━━━ Exercise input ━━━

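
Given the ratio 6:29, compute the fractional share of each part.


Total parts = 6 + 29 = 35
First part: 6/35 = 6/35
Second part: 29/35 = 29/35
= 6/35 and 29/35

6/35 and 29/35


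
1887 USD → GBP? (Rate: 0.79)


Amount × rate = 1887 × 0.79
= 1490.73 GBP

1490.73 GBP


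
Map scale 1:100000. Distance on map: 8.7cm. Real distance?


Real distance = map distance × scale
= 8.7cm × 100000
= 870000 cm = 8700.0 m
= 8.700 km

8.700 km


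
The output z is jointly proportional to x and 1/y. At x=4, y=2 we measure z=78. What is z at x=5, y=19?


z = k·x/y
Solve for k using the known point: k = z·y/x = 78×2/4 = 156/4 = 39.0000
Now evaluate at x=5, y=19:
z = k × 5 / 19 = (156 × 5) / (4 × 19) = 780/76
≈ 10.2632

10.2632


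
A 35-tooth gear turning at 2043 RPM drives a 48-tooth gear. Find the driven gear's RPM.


Gear ratio = 35:48 = 35:48
RPM_B = RPM_A × (teeth_A / teeth_B)
= 2043 × (35/48)
= 1489.7 RPM

1489.7 RPM


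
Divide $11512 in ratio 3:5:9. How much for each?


Total parts = 3 + 5 + 9 = 17
Part 1: 11512 × 3/17 = 2031.53
Part 2: 11512 × 5/17 = 3385.88
Part 3: 11512 × 9/17 = 6094.59
= Part 1: $2031.53, Part 2: $3385.88, Part 3: $6094.59

Part 1: $2031.53, Part 2: $3385.88, Part 3: $6094.59


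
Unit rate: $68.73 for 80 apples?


Unit rate = total / quantity
= 68.73 / 80
= $0.86 per unit

$0.86 per unit


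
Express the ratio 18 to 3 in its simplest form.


GCD(18, 3) = 3
18/3 : 3/3
= 6:1

6:1


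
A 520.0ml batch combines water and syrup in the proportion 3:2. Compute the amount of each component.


Total parts = 3 + 2 = 5
water: 520.0 × 3/5 = 312.0ml
syrup: 520.0 × 2/5 = 208.0ml
= 312.0ml and 208.0ml

312.0ml and 208.0ml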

━━━

*Problem details*. Extract, verbatim, the lines from the one containing "A 35-tooth gear" through the last line of the listing above.

*Solution to this task*.
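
A 35-tooth gear turning at 2043 RPM drives a 48-tooth gear. Find the driven gear's RPM.


Gear ratio = 35:48 = 35:48
RPM_B = RPM_A × (teeth_A / teeth_B)
= 2043 × (35/48)
= 1489.7 RPM

1489.7 RPM


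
Divide $11512 in ratio 3:5:9. How much for each?


Total parts = 3 + 5 + 9 = 17
Part 1: 11512 × 3/17 = 2031.53
Part 2: 11512 × 5/17 = 3385.88
Part 3: 11512 × 9/17 = 6094.59
= Part 1: $2031.53, Part 2: $3385.88, Part 3: $6094.59

Part 1: $2031.53, Part 2: $3385.88, Part 3: $6094.59


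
Unit rate: $68.73 for 80 apples?


Unit rate = total / quantity
= 68.73 / 80
= $0.86 per unit

$0.86 per unit


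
Express the ratio 18 to 3 in its simplest form.


GCD(18, 3) = 3
18/3 : 3/3
= 6:1

6:1


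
A 520.0ml batch combines water and syrup in the proportion 3:2. Compute the amount of each component.


Total parts = 3 + 2 = 5
water: 520.0 × 3/5 = 312.0ml
syrup: 520.0 × 2/5 = 208.0ml
= 312.0ml and 208.0ml

312.0ml and 208.0ml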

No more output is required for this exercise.